### Task requirements
All the data below needs to be retyped exactly as shown.

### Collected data
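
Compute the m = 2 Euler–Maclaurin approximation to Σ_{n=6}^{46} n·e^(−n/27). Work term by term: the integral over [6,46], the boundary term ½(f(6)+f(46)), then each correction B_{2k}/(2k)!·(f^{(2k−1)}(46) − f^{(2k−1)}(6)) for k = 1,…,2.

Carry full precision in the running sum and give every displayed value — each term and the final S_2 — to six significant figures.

∫_6^46 x·e^(−x/27) dx evaluates to 354.719.
Boundary: ½(f(6) + f(46)) = ½(4.80442 + 8.37238) = 6.58840.
Integral + boundary = 361.307.
k=1: B_{2}/(2)! × [f^{(1)}(46) − f^{(1)}(6)] = 1/12 × (-0.128080 − 0.622796) = -0.0625730.
Running total after k=1: 361.245.
k=2: B_{4}/(4)! × [f^{(3)}(46) − f^{(3)}(6)] = −1/720 × (0.000323644 − 0.00305113) = 3.78817e-06.

S_2 ≈ 361.245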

### Response area
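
Compute the m = 2 Euler–Maclaurin approximation to Σ_{n=6}^{46} n·e^(−n/27). Work term by term: the integral over [6,46], the boundary term ½(f(6)+f(46)), then each correction B_{2k}/(2k)!·(f^{(2k−1)}(46) − f^{(2k−1)}(6)) for k = 1,…,2.

Carry full precision in the running sum and give every displayed value — each term and the final S_2 — to six significant figures.

∫_6^46 x·e^(−x/27) dx evaluates to 354.719.
Boundary: ½(f(6) + f(46)) = ½(4.80442 + 8.37238) = 6.58840.
Integral + boundary = 361.307.
k=1: B_{2}/(2)! × [f^{(1)}(46) − f^{(1)}(6)] = 1/12 × (-0.128080 − 0.622796) = -0.0625730.
Running total after k=1: 361.245.
k=2: B_{4}/(4)! × [f^{(3)}(46) − f^{(3)}(6)] = −1/720 × (0.000323644 − 0.00305113) = 3.78817e-06.

S_2 ≈ 361.245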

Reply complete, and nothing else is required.